• _EXERCISE DESCRIPTION_: All lines below are to be output exactly as they stand.

Collected data entries
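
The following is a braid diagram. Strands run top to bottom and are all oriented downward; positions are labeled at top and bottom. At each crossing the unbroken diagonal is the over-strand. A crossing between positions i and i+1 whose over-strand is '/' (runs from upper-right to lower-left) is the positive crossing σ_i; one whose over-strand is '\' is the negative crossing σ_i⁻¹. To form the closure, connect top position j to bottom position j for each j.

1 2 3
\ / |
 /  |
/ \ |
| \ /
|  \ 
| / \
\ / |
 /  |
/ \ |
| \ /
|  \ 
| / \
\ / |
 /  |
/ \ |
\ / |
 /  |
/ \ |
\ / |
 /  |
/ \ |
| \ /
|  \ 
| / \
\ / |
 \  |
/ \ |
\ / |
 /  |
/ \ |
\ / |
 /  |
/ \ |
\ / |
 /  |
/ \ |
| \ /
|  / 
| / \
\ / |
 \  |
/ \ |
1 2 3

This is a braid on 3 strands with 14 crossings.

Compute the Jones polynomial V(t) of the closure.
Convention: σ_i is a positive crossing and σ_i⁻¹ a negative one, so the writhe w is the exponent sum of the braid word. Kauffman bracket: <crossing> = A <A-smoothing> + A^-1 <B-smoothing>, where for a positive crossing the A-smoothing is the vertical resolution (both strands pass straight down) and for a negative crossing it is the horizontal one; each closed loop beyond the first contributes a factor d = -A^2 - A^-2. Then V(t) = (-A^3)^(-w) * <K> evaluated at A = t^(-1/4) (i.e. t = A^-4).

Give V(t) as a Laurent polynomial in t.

Reading the diagram top to bottom ('/'-over between positions i,i+1 = s_i, '\'-over = s_i^-1): braid word = s1 s2^-1 s1 s2^-1 s1 s1 s1 s2^-1 s1^-1 s1 s1 s1 s2 s1^-1.
The presented braid s1 s2^-1 s1 s2^-1 s1 s1 s1 s2^-1 s1^-1 s1 s1 s1 s2 s1^-1 on 3 strands reduces by inverse Markov moves (closure unchanged at each step):
  Deconjugate: the word is γ·β·γ⁻¹ with γ = s1 (prefix) and γ⁻¹ = s1^-1 (suffix); strip both.
  Deconjugate: the word is γ·β·γ⁻¹ with γ = s2^-1 (prefix) and γ⁻¹ = s2 (suffix); strip both.
Reduced to β = s1 s2^-1 s1 s1 s1 s2^-1 s1^-1 s1 s1 s1 on 3 strands, 10 crossings.
Compute on β:
First cancel adjacent σ_i σ_i⁻¹ pairs (Reidemeister II — same braid, same closure): s1 s2^-1 s1 s1 s1 s2^-1 s1^-1 s1 s1 s1 → s1 s2^-1 s1 s1 s1 s2^-1 s1 s1.
Braid: s1 s2^-1 s1 s1 s1 s2^-1 s1 s1 on 3 strands, 8 crossings.
Writhe w = (#positive) - (#negative) = 6 - 2 = 4.
State-sum expansion of <K>. There are 2^8 = 256 states.
Each crossing splits two ways (0=vertical, 1=horizontal). The state's weight is A^(#A-smoothings - #B-smoothings) * d^(loops - 1).
Tabulate the states by total A-exponent and number of loops L (A-exp: L × count):
  A^8: L=3 ×1
  A^6: L=2 ×8
  A^4: L=1 ×21, L=3 ×7
  A^2: L=2 ×54, L=4 ×2
  A^0: L=3 ×70
  A^-2: L=4 ×56
  A^-4: L=5 ×28
  A^-6: L=6 ×8
  A^-8: L=7 ×1
Each group contributes A^e * Σ count * d^(L-1):
Powers of d = -A^2 - A^-2: d^2 = A^4 + 2 + A^-4; d^3 = -A^6 - 3*A^2 - 3*A^-2 - A^-6; d^4 = A^8 + 4*A^4 + 6 + 4*A^-4 + A^-8; d^5 = -A^10 - 5*A^6 - 10*A^2 - 10*A^-2 - 5*A^-6 - A^-10; d^6 = A^12 + 6*A^8 + 15*A^4 + 20 + 15*A^-4 + 6*A^-8 + A^-12.
  A^8 * (d^2) = A^12 + 2*A^8 + A^4
  A^6 * (8*d) = -8*A^8 - 8*A^4
  A^4 * (21 + 7*d^2) = 7*A^8 + 35*A^4 + 7
  A^2 * (54*d + 2*d^3) = -2*A^8 - 60*A^4 - 60 - 2*A^-4
  A^0 * (70*d^2) = 70*A^4 + 140 + 70*A^-4
  A^-2 * (56*d^3) = -56*A^4 - 168 - 168*A^-4 - 56*A^-8
  A^-4 * (28*d^4) = 28*A^4 + 112 + 168*A^-4 + 112*A^-8 + 28*A^-12
  A^-6 * (8*d^5) = -8*A^4 - 40 - 80*A^-4 - 80*A^-8 - 40*A^-12 - 8*A^-16
  A^-8 * (d^6) = A^4 + 6 + 15*A^-4 + 20*A^-8 + 15*A^-12 + 6*A^-16 + A^-20
Summing the groups: <K> = A^12 - A^8 + 3*A^4 - 3 + 3*A^-4 - 4*A^-8 + 3*A^-12 - 2*A^-16 + A^-20
Normalise by the writhe: (-A^3)^(-w) = (-A^3)^(-4) = A^-12, so f(A) = A^-12 * <K> = 1 - A^-4 + 3*A^-8 - 3*A^-12 + 3*A^-16 - 4*A^-20 + 3*A^-24 - 2*A^-28 + A^-32.
Substitute A = t^(-1/4), i.e. A^e → t^(-e/4): V(t) = t^8 - 2*t^7 + 3*t^6 - 4*t^5 + 3*t^4 - 3*t^3 + 3*t^2 - t + 1

Answer: t^8 - 2*t^7 + 3*t^6 - 4*t^5 + 3*t^4 - 3*t^3 + 3*t^2 - t + 1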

• _RESPONSE TO THIS TASK_:
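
The following is a braid diagram. Strands run top to bottom and are all oriented downward; positions are labeled at top and bottom. At each crossing the unbroken diagonal is the over-strand. A crossing between positions i and i+1 whose over-strand is '/' (runs from upper-right to lower-left) is the positive crossing σ_i; one whose over-strand is '\' is the negative crossing σ_i⁻¹. To form the closure, connect top position j to bottom position j for each j.

1 2 3
\ / |
 /  |
/ \ |
| \ /
|  \ 
| / \
\ / |
 /  |
/ \ |
| \ /
|  \ 
| / \
\ / |
 /  |
/ \ |
\ / |
 /  |
/ \ |
\ / |
 /  |
/ \ |
| \ /
|  \ 
| / \
\ / |
 \  |
/ \ |
\ / |
 /  |
/ \ |
\ / |
 /  |
/ \ |
\ / |
 /  |
/ \ |
| \ /
|  / 
| / \
\ / |
 \  |
/ \ |
1 2 3

This is a braid on 3 strands with 14 crossings.

Compute the Jones polynomial V(t) of the closure.
Convention: σ_i is a positive crossing and σ_i⁻¹ a negative one, so the writhe w is the exponent sum of the braid word. Kauffman bracket: <crossing> = A <A-smoothing> + A^-1 <B-smoothing>, where for a positive crossing the A-smoothing is the vertical resolution (both strands pass straight down) and for a negative crossing it is the horizontal one; each closed loop beyond the first contributes a factor d = -A^2 - A^-2. Then V(t) = (-A^3)^(-w) * <K> evaluated at A = t^(-1/4) (i.e. t = A^-4).

Give V(t) as a Laurent polynomial in t.

Reading the diagram top to bottom ('/'-over between positions i,i+1 = s_i, '\'-over = s_i^-1): braid word = s1 s2^-1 s1 s2^-1 s1 s1 s1 s2^-1 s1^-1 s1 s1 s1 s2 s1^-1.
The presented braid s1 s2^-1 s1 s2^-1 s1 s1 s1 s2^-1 s1^-1 s1 s1 s1 s2 s1^-1 on 3 strands reduces by inverse Markov moves (closure unchanged at each step):
  Deconjugate: the word is γ·β·γ⁻¹ with γ = s1 (prefix) and γ⁻¹ = s1^-1 (suffix); strip both.
  Deconjugate: the word is γ·β·γ⁻¹ with γ = s2^-1 (prefix) and γ⁻¹ = s2 (suffix); strip both.
Reduced to β = s1 s2^-1 s1 s1 s1 s2^-1 s1^-1 s1 s1 s1 on 3 strands, 10 crossings.
Compute on β:
First cancel adjacent σ_i σ_i⁻¹ pairs (Reidemeister II — same braid, same closure): s1 s2^-1 s1 s1 s1 s2^-1 s1^-1 s1 s1 s1 → s1 s2^-1 s1 s1 s1 s2^-1 s1 s1.
Braid: s1 s2^-1 s1 s1 s1 s2^-1 s1 s1 on 3 strands, 8 crossings.
Writhe w = (#positive) - (#negative) = 6 - 2 = 4.
State-sum expansion of <K>. There are 2^8 = 256 states.
Each crossing splits two ways (0=vertical, 1=horizontal). The state's weight is A^(#A-smoothings - #B-smoothings) * d^(loops - 1).
Tabulate the states by total A-exponent and number of loops L (A-exp: L × count):
  A^8: L=3 ×1
  A^6: L=2 ×8
  A^4: L=1 ×21, L=3 ×7
  A^2: L=2 ×54, L=4 ×2
  A^0: L=3 ×70
  A^-2: L=4 ×56
  A^-4: L=5 ×28
  A^-6: L=6 ×8
  A^-8: L=7 ×1
Each group contributes A^e * Σ count * d^(L-1):
Powers of d = -A^2 - A^-2: d^2 = A^4 + 2 + A^-4; d^3 = -A^6 - 3*A^2 - 3*A^-2 - A^-6; d^4 = A^8 + 4*A^4 + 6 + 4*A^-4 + A^-8; d^5 = -A^10 - 5*A^6 - 10*A^2 - 10*A^-2 - 5*A^-6 - A^-10; d^6 = A^12 + 6*A^8 + 15*A^4 + 20 + 15*A^-4 + 6*A^-8 + A^-12.
  A^8 * (d^2) = A^12 + 2*A^8 + A^4
  A^6 * (8*d) = -8*A^8 - 8*A^4
  A^4 * (21 + 7*d^2) = 7*A^8 + 35*A^4 + 7
  A^2 * (54*d + 2*d^3) = -2*A^8 - 60*A^4 - 60 - 2*A^-4
  A^0 * (70*d^2) = 70*A^4 + 140 + 70*A^-4
  A^-2 * (56*d^3) = -56*A^4 - 168 - 168*A^-4 - 56*A^-8
  A^-4 * (28*d^4) = 28*A^4 + 112 + 168*A^-4 + 112*A^-8 + 28*A^-12
  A^-6 * (8*d^5) = -8*A^4 - 40 - 80*A^-4 - 80*A^-8 - 40*A^-12 - 8*A^-16
  A^-8 * (d^6) = A^4 + 6 + 15*A^-4 + 20*A^-8 + 15*A^-12 + 6*A^-16 + A^-20
Summing the groups: <K> = A^12 - A^8 + 3*A^4 - 3 + 3*A^-4 - 4*A^-8 + 3*A^-12 - 2*A^-16 + A^-20
Normalise by the writhe: (-A^3)^(-w) = (-A^3)^(-4) = A^-12, so f(A) = A^-12 * <K> = 1 - A^-4 + 3*A^-8 - 3*A^-12 + 3*A^-16 - 4*A^-20 + 3*A^-24 - 2*A^-28 + A^-32.
Substitute A = t^(-1/4), i.e. A^e → t^(-e/4): V(t) = t^8 - 2*t^7 + 3*t^6 - 4*t^5 + 3*t^4 - 3*t^3 + 3*t^2 - t + 1

Answer: t^8 - 2*t^7 + 3*t^6 - 4*t^5 + 3*t^4 - 3*t^3 + 3*t^2 - t + 1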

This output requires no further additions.